Stored records:
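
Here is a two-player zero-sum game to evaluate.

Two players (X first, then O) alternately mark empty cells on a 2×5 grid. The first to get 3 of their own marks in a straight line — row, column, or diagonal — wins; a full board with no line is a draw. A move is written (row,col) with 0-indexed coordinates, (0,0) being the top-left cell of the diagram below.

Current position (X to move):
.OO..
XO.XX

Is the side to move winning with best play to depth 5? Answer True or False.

[.OO../XO.XX] X move#1: (0,0):-1/XOO../XO.XX, (0,3):-1/.OOX./XO.XX, (0,4):-1/.OO.X/XO.XX, (1,2):+1/.OO../XOXXX*
[.OO../XOXXX] end (terminal -1, O#2); searched .OO../XO.XX to 5

X winning at [.OO../XO.XX]: True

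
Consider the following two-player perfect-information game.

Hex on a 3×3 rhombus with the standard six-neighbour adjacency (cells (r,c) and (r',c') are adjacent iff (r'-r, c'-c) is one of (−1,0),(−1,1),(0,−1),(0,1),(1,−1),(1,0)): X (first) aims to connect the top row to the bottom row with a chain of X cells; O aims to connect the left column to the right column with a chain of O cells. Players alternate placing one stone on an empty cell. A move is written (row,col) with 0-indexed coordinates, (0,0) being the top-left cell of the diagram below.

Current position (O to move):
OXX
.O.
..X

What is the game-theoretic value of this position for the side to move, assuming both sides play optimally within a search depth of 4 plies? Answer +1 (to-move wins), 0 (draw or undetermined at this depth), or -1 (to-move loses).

[OXX/.O./..X] O move#1: (1,0):-1/OXX/OO./..X, (1,2):+1/OXX/.OO/..X*, (2,0):-1/OXX/.O./O.X, (2,1):-1/OXX/.O./.OX
[OXX/.OO/..X] X move#2: (1,0):-1/OXX/XOO/..X*, (2,0):-1/OXX/.OO/X.X, (2,1):-1/OXX/.OO/.XX
[OXX/XOO/..X] O move#3: (2,0):+1/OXX/XOO/O.X*, (2,1):-1/OXX/XOO/.OX
[OXX/XOO/O.X] end (terminal -1, X#4); searched OXX/.O./..X to 4

value(OXX/.O./..X, O) = +1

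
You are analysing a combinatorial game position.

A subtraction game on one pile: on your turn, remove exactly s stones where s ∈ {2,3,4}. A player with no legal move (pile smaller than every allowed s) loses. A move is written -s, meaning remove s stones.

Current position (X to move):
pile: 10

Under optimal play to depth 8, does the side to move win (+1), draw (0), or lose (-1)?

p1 X@[10]: -2[8]-1 -3[7]+1* -4[6]+1
p2 O@[7]: -2[5]-1* -3[4]-1 -4[3]-1
p3 X@[5]: -2[3]-1 -3[2]-1 -4[1]+1*
p4 O@[1] terminal -1; root [10] d8

value(10, X) = +1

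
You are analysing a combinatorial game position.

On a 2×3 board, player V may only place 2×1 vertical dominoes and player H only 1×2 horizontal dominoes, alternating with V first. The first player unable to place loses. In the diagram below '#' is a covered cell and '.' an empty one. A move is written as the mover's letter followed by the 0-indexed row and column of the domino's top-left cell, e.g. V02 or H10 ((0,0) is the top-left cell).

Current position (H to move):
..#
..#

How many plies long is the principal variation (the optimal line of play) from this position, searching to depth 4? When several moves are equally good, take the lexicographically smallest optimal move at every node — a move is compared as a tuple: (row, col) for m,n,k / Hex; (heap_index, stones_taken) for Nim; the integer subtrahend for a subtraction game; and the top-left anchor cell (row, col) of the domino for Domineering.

PV length from [..#/..#]: 1 ply

ply 1, H at ..#/..# | H00=+1→###/..#*; H10=+1→..#/###
ply 2: ###/..# is terminal -1 (V); from ..#/..# depth 4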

Activity: For this exercise, retype each entry from above exactly as it stands.

Written solution:
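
Here is a two-player zero-sum game to evaluate.

Two players (X first, then O) alternately mark empty cells on a 2×5 grid. The first to get 3 of their own marks in a straight line — row, column, or diagonal — wins; a full board with no line is a draw. A move is written (row,col) with 0-indexed coordinates, (0,0) being the top-left cell of the diagram below.

Current position (X to move):
.OO..
XO.XX

Is the side to move winning with best play to depth 5? Answer True or False.

[.OO../XO.XX] X move#1: (0,0):-1/XOO../XO.XX, (0,3):-1/.OOX./XO.XX, (0,4):-1/.OO.X/XO.XX, (1,2):+1/.OO../XOXXX*
[.OO../XOXXX] end (terminal -1, O#2); searched .OO../XO.XX to 5

X winning at [.OO../XO.XX]: True

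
Consider the following two-player perfect-information game.

Hex on a 3×3 rhombus with the standard six-neighbour adjacency (cells (r,c) and (r',c') are adjacent iff (r'-r, c'-c) is one of (−1,0),(−1,1),(0,−1),(0,1),(1,−1),(1,0)): X (first) aims to connect the top row to the bottom row with a chain of X cells; O aims to connect the left column to the right column with a chain of O cells. Players alternate placing one stone on an empty cell. A move is written (row,col) with 0-indexed coordinates, (0,0) being the top-left cell of the diagram below.

Current position (O to move):
OXX
.O.
..X

What is the game-theoretic value of this position for the side to move, assuming both sides play optimally within a search depth of 4 plies? Answer +1 (to-move wins), 0 (draw or undetermined at this depth), or -1 (to-move loses).

[OXX/.O./..X] O move#1: (1,0):-1/OXX/OO./..X, (1,2):+1/OXX/.OO/..X*, (2,0):-1/OXX/.O./O.X, (2,1):-1/OXX/.O./.OX
[OXX/.OO/..X] X move#2: (1,0):-1/OXX/XOO/..X*, (2,0):-1/OXX/.OO/X.X, (2,1):-1/OXX/.OO/.XX
[OXX/XOO/..X] O move#3: (2,0):+1/OXX/XOO/O.X*, (2,1):-1/OXX/XOO/.OX
[OXX/XOO/O.X] end (terminal -1, X#4); searched OXX/.O./..X to 4

value(OXX/.O./..X, O) = +1

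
You are analysing a combinatorial game position.

A subtraction game on one pile: on your turn, remove exactly s stones where s ∈ {2,3,4}. A player with no legal move (pile smaller than every allowed s) loses. A move is written -s, meaning remove s stones.

Current position (X to move):
pile: 10

Under optimal play to depth 8, does the side to move win (+1), draw (0), or lose (-1)?

p1 X@[10]: -2[8]-1 -3[7]+1* -4[6]+1
p2 O@[7]: -2[5]-1* -3[4]-1 -4[3]-1
p3 X@[5]: -2[3]-1 -3[2]-1 -4[1]+1*
p4 O@[1] terminal -1; root [10] d8

value(10, X) = +1

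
You are analysing a combinatorial game position.

On a 2×3 board, player V may only place 2×1 vertical dominoes and player H only 1×2 horizontal dominoes, alternating with V first. The first player unable to place loses. In the diagram below '#' is a covered cell and '.' an empty one. A move is written as the mover's letter followed by the 0-indexed row and column of the domino's top-left cell, e.g. V02 or H10 ((0,0) is the top-left cell).

Current position (H to move):
..#
..#

How many plies long is the principal variation (the optimal line of play) from this position, searching to depth 4? When several moves are equally good, take the lexicographically smallest optimal move at every node — a move is compared as a tuple: (row, col) for m,n,k / Hex; (heap_index, stones_taken) for Nim; the integer subtrahend for a subtraction game; and the top-left anchor cell (row, col) of the domino for Domineering.

PV length from [..#/..#]: 1 ply

ply 1, H at ..#/..# | H00=+1→###/..#*; H10=+1→..#/###
ply 2: ###/..# is terminal -1 (V); from ..#/..# depth 4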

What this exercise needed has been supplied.